## TASK DETAILS
Give the data back exactly as it stands.
** DATASET RECORDS follows **
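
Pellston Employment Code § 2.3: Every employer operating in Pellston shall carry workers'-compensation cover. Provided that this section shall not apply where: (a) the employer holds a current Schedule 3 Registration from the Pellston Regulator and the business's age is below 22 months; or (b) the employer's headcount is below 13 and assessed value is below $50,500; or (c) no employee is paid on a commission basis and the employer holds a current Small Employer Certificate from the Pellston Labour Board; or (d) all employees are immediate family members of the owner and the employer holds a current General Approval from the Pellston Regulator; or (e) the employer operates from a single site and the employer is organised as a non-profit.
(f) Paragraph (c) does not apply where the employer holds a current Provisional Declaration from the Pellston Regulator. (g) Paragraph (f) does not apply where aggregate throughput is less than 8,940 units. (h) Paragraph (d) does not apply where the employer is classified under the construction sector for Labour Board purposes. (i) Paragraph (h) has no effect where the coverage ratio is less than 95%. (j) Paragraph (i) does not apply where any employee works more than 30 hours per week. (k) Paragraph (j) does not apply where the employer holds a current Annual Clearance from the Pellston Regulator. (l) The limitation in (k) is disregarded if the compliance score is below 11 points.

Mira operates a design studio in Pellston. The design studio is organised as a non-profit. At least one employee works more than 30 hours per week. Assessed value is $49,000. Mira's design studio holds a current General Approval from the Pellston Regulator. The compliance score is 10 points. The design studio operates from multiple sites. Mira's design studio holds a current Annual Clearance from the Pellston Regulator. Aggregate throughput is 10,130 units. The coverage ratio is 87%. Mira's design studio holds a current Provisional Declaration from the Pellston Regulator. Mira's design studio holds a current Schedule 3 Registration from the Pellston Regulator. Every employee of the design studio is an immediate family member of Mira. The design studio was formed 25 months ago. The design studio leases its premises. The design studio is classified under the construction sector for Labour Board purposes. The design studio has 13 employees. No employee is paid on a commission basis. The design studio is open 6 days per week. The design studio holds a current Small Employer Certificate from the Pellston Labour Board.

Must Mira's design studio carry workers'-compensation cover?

Exception (a) fails — the business's age is 25 months, not below 22 months.
Exception (b) fails — the employer's headcount is 13, not below 13.
All of (c)'s requirements are met (no employee is paid on commission; a current Small Employer Certificate is held). However, paragraphs (f)–(g) must be considered: (f) is triggered — a current Provisional Declaration is held. (g) does not operate here (aggregate throughput is 10,130 units, not less than 8,940 units), so (f) stands. (c) is therefore removed.
All of (d)'s requirements are met (every employee is an immediate family member; a current General Approval is held). However, paragraphs (h)–(l) must be considered: (h) operates against (d): the design studio is classified under the construction sector. (i) applies (the coverage ratio is 87%, less than the 95% limit), but yields to (j): (j) applies — at least one employee exceeds 30 hours/week. (k) would limit (j) — a current Annual Clearance is held — but (l) sets (k) aside: (l) is engaged — the compliance score is 10 points, below the 11 points limit. Exception (d) does not apply.
Exception (e) requires that the employer operates from a single site; but the employer operates from multiple sites, so (e) is unavailable.
No exception applies. The general rule governs.

Yes — Mira's design studio must carry workers'-compensation cover.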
** End of DATASET RECORDS **
## EXERCISE ANSWER
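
Pellston Employment Code § 2.3: Every employer operating in Pellston shall carry workers'-compensation cover. Provided that this section shall not apply where: (a) the employer holds a current Schedule 3 Registration from the Pellston Regulator and the business's age is below 22 months; or (b) the employer's headcount is below 13 and assessed value is below $50,500; or (c) no employee is paid on a commission basis and the employer holds a current Small Employer Certificate from the Pellston Labour Board; or (d) all employees are immediate family members of the owner and the employer holds a current General Approval from the Pellston Regulator; or (e) the employer operates from a single site and the employer is organised as a non-profit.
(f) Paragraph (c) does not apply where the employer holds a current Provisional Declaration from the Pellston Regulator. (g) Paragraph (f) does not apply where aggregate throughput is less than 8,940 units. (h) Paragraph (d) does not apply where the employer is classified under the construction sector for Labour Board purposes. (i) Paragraph (h) has no effect where the coverage ratio is less than 95%. (j) Paragraph (i) does not apply where any employee works more than 30 hours per week. (k) Paragraph (j) does not apply where the employer holds a current Annual Clearance from the Pellston Regulator. (l) The limitation in (k) is disregarded if the compliance score is below 11 points.

Mira operates a design studio in Pellston. The design studio is organised as a non-profit. At least one employee works more than 30 hours per week. Assessed value is $49,000. Mira's design studio holds a current General Approval from the Pellston Regulator. The compliance score is 10 points. The design studio operates from multiple sites. Mira's design studio holds a current Annual Clearance from the Pellston Regulator. Aggregate throughput is 10,130 units. The coverage ratio is 87%. Mira's design studio holds a current Provisional Declaration from the Pellston Regulator. Mira's design studio holds a current Schedule 3 Registration from the Pellston Regulator. Every employee of the design studio is an immediate family member of Mira. The design studio was formed 25 months ago. The design studio leases its premises. The design studio is classified under the construction sector for Labour Board purposes. The design studio has 13 employees. No employee is paid on a commission basis. The design studio is open 6 days per week. The design studio holds a current Small Employer Certificate from the Pellston Labour Board.

Must Mira's design studio carry workers'-compensation cover?

Exception (a) fails — the business's age is 25 months, not below 22 months.
Exception (b) fails — the employer's headcount is 13, not below 13.
All of (c)'s requirements are met (no employee is paid on commission; a current Small Employer Certificate is held). However, paragraphs (f)–(g) must be considered: (f) is triggered — a current Provisional Declaration is held. (g) does not operate here (aggregate throughput is 10,130 units, not less than 8,940 units), so (f) stands. (c) is therefore removed.
All of (d)'s requirements are met (every employee is an immediate family member; a current General Approval is held). However, paragraphs (h)–(l) must be considered: (h) operates against (d): the design studio is classified under the construction sector. (i) applies (the coverage ratio is 87%, less than the 95% limit), but yields to (j): (j) applies — at least one employee exceeds 30 hours/week. (k) would limit (j) — a current Annual Clearance is held — but (l) sets (k) aside: (l) is engaged — the compliance score is 10 points, below the 11 points limit. Exception (d) does not apply.
Exception (e) requires that the employer operates from a single site; but the employer operates from multiple sites, so (e) is unavailable.
No exception applies. The general rule governs.

Yes — Mira's design studio must carry workers'-compensation cover.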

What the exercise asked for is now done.